----- Data supplied -----
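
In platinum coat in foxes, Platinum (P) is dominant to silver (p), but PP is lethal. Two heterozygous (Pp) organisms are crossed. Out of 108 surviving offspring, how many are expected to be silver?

Cross: Pp × Pp
Punnett square offspring (before lethality): 1 PP, 2 Pp, 1 pp
The PP genotype is lethal (embryos die); surviving offspring: 2 Pp, 1 pp
silver: 1 out of 3 → fraction 1/3
Expected count = 1/3 × 108 = 36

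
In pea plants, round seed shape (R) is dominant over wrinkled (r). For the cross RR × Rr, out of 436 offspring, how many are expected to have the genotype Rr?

Punnett square for RR × Rr:
Offspring genotypes: 2 RR, 2 Rr
Total offspring: 4
Count with target: 2
Probability: 2/4 = 1/2
Expected count = 1/2 × 436 = 218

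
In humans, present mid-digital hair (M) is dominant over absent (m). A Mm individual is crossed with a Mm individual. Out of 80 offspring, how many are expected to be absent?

Punnett square for Mm × Mm:
Offspring genotypes: 1 MM, 2 Mm, 1 mm
present: 3, absent: 1
absent: 1 out of 4 → fraction 1/4
Expected count = 1/4 × 80 = 20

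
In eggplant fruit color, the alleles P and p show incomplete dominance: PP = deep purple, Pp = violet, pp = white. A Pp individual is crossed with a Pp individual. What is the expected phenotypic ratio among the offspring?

Punnett square for Pp × Pp:
Offspring genotypes: 1 PP, 2 Pp, 1 pp
Phenotype counts: 1 deep purple, 2 violet, 1 white
Ratio: 1 deep purple : 2 violet : 1 white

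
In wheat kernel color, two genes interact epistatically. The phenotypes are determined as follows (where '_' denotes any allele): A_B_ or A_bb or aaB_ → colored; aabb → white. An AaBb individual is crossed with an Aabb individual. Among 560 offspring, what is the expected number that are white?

Cross: AaBb × Aabb — consider each gene separately:
A gene: Aa × Aa → 1 AA, 2 Aa, 1 aa → 3 A_ : 1 aa (out of 4)
B gene: Bb × bb → 2 Bb, 2 bb → 2 B_ : 2 bb (out of 4)
Genotype classes (out of 4 × 4 = 16): A_B_ = 3×2 = 6; A_bb = 3×2 = 6; aaB_ = 1×2 = 2; aabb = 1×2 = 2
Apply the phenotype rules: A_B_ (6) + A_bb (6) + aaB_ (2) → colored; aabb (2) → white
Phenotype counts (out of 16): 14 colored, 2 white
white: 2 out of 16 → fraction 1/8
Expected count = 1/8 × 560 = 70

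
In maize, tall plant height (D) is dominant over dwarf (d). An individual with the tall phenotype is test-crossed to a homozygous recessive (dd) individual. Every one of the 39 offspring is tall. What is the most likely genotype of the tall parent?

Test cross: ? × dd
All offspring are tall.
If the unknown parent were heterozygous (Dd), about half of 39 offspring would be dwarf; none are. The unknown parent is most likely homozygous dominant (DD).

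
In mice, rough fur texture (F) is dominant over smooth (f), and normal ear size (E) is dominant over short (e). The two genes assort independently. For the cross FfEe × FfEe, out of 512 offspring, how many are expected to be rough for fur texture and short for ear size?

Dihybrid cross FfEe × FfEe — consider each gene separately:
fur texture: Ff × Ff → 1 FF, 2 Ff, 1 ff → 3 F_ : 1 ff (out of 4)
ear size: Ee × Ee → 1 EE, 2 Ee, 1 ee → 3 E_ : 1 ee (out of 4)
Looking for: rough (F_) and short (ee)
P(rough) = 3/4, P(short) = 1/4
P(both) = 3/4 × 1/4 = 3/16
Expected count = 3/16 × 512 = 96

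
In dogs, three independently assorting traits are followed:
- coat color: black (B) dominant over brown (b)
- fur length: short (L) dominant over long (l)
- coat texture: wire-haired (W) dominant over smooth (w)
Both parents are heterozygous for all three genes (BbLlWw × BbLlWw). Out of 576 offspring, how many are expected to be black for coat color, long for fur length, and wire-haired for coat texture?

Trihybrid cross: BbLlWw × BbLlWw
Each trait segregates independently with a 3:1 phenotypic ratio, so each gene contributes 3/4 (dominant) or 1/4 (recessive).
Target: black (coat color), long (fur length), wire-haired (coat texture)
Probability = product of independent per-trait probabilities
= 3/4 × 1/4 × 3/4 = 9/64
Expected count = 9/64 × 576 = 81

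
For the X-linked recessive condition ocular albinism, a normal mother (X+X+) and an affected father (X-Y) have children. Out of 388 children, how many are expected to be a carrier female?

Cross: X+X+ × X-Y
Offspring: 2 X+X-, 2 X+Y
Probability of a carrier female: 2/4 = 1/2
Expected count = 1/2 × 388 = 194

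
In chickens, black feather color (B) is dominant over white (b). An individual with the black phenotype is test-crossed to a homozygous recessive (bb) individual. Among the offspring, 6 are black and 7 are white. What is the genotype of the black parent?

Test cross: ? × bb
Offspring: 6 black, 7 white — approximately 1:1.
A 1:1 ratio in a test cross indicates the unknown parent is heterozygous (Bb).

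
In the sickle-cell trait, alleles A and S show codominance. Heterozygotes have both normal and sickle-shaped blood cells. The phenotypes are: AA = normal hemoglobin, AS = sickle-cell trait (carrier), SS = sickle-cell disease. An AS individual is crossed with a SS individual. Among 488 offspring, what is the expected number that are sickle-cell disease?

Punnett square for AS × SS:
Offspring genotypes: 2 AS, 2 SS
Phenotype counts: 2 sickle-cell trait (carrier), 2 sickle-cell disease
sickle-cell disease: 2 out of 4 → fraction 1/2
Expected count = 1/2 × 488 = 244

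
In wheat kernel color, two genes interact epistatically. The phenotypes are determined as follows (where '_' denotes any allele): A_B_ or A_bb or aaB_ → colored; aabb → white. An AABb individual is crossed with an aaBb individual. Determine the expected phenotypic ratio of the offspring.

Cross: AABb × aaBb — consider each gene separately:
A gene: AA × aa → 4 Aa → 4 A_ (out of 4)
B gene: Bb × Bb → 1 BB, 2 Bb, 1 bb → 3 B_ : 1 bb (out of 4)
Genotype classes (out of 4 × 4 = 16): A_B_ = 4×3 = 12; A_bb = 4×1 = 4
Apply the phenotype rules: A_B_ (12) + A_bb (4) → colored
Phenotype counts (out of 16): 16 colored
Ratio: all colored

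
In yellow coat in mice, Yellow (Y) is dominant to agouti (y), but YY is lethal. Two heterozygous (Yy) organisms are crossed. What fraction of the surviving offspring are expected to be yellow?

Cross: Yy × Yy
Punnett square offspring (before lethality): 1 YY, 2 Yy, 1 yy
The YY genotype is lethal (embryos die); surviving offspring: 2 Yy, 1 yy
yellow: 2 out of 3
Probability: 2/3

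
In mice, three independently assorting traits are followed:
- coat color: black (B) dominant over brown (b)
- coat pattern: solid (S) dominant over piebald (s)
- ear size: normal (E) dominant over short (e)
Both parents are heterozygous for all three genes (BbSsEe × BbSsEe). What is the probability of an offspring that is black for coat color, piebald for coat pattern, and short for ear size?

Trihybrid cross: BbSsEe × BbSsEe
Each trait segregates independently with a 3:1 phenotypic ratio, so each gene contributes 3/4 (dominant) or 1/4 (recessive).
Target: black (coat color), piebald (coat pattern), short (ear size)
Probability = product of independent per-trait probabilities
= 3/4 × 1/4 × 1/4 = 3/64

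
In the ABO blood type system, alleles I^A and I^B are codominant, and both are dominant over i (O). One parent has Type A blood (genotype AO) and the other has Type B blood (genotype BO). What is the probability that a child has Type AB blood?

Cross: AO × BO
Possible offspring genotypes: 1 AB, 1 AO, 1 BO, 1 OO
Blood type counts: 1 Type AB, 1 Type A, 1 Type B, 1 Type O
Probability of Type AB: 1/4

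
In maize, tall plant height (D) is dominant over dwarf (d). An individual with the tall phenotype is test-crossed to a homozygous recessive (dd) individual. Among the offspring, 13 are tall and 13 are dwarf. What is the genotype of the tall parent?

Test cross: ? × dd
Offspring: 13 tall, 13 dwarf — approximately 1:1.
A 1:1 ratio in a test cross indicates the unknown parent is heterozygous (Dd).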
-----
Every line in the entries above that has the word "traits" should be identified and copied.

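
In dogs, three independently assorting traits are followed:
In mice, three independently assorting traits are followed: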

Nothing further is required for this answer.